:: Data records

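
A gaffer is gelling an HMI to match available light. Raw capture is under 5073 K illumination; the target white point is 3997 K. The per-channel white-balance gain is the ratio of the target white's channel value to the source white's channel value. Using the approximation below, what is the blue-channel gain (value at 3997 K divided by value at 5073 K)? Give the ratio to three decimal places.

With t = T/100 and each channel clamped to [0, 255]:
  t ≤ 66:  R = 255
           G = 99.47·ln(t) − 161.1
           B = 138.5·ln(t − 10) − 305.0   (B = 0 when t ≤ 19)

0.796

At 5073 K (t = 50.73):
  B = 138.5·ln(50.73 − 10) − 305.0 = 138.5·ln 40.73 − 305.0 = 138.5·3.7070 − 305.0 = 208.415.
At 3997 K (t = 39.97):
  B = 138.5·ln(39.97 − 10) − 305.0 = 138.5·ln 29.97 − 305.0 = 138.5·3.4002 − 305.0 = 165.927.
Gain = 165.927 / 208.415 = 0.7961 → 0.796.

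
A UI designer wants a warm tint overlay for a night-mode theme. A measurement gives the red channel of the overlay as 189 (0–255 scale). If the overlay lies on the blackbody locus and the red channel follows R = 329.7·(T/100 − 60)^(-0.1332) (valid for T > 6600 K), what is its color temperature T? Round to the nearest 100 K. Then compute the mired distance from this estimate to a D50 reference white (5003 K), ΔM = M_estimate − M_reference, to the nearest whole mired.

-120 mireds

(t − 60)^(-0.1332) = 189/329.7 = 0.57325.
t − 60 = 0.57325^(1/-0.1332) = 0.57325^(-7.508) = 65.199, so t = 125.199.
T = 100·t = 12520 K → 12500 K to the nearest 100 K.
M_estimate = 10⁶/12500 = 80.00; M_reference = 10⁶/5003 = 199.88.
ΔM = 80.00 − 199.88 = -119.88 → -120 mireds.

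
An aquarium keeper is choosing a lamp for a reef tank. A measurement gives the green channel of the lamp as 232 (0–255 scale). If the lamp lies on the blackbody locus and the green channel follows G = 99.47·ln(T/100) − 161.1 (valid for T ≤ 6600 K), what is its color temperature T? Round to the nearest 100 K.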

::::

The records above must be written out again exactly.

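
A gaffer is gelling an HMI to match available light. Raw capture is under 5073 K illumination; the target white point is 3997 K. The per-channel white-balance gain is the ratio of the target white's channel value to the source white's channel value. Using the approximation below, what is the blue-channel gain (value at 3997 K divided by value at 5073 K)? Give the ratio to three decimal places.

With t = T/100 and each channel clamped to [0, 255]:
  t ≤ 66:  R = 255
           G = 99.47·ln(t) − 161.1
           B = 138.5·ln(t − 10) − 305.0   (B = 0 when t ≤ 19)

0.796

At 5073 K (t = 50.73):
  B = 138.5·ln(50.73 − 10) − 305.0 = 138.5·ln 40.73 − 305.0 = 138.5·3.7070 − 305.0 = 208.415.
At 3997 K (t = 39.97):
  B = 138.5·ln(39.97 − 10) − 305.0 = 138.5·ln 29.97 − 305.0 = 138.5·3.4002 − 305.0 = 165.927.
Gain = 165.927 / 208.415 = 0.7961 → 0.796.

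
A UI designer wants a warm tint overlay for a night-mode theme. A measurement gives the red channel of the overlay as 189 (0–255 scale). If the overlay lies on the blackbody locus and the red channel follows R = 329.7·(T/100 − 60)^(-0.1332) (valid for T > 6600 K), what is its color temperature T? Round to the nearest 100 K. Then compute the mired distance from this estimate to a D50 reference white (5003 K), ΔM = M_estimate − M_reference, to the nearest whole mired.

-120 mireds

(t − 60)^(-0.1332) = 189/329.7 = 0.57325.
t − 60 = 0.57325^(1/-0.1332) = 0.57325^(-7.508) = 65.199, so t = 125.199.
T = 100·t = 12520 K → 12500 K to the nearest 100 K.
M_estimate = 10⁶/12500 = 80.00; M_reference = 10⁶/5003 = 199.88.
ΔM = 80.00 − 199.88 = -119.88 → -120 mireds.

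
An aquarium keeper is choosing a lamp for a reef tank. A measurement gives the green channel of the lamp as 232 (0–255 scale). If the lamp lies on the blackbody locus and the green channel follows G = 99.47·ln(T/100) − 161.1 (valid for T ≤ 6600 K), what is its color temperature T? Round to the nearest 100 K.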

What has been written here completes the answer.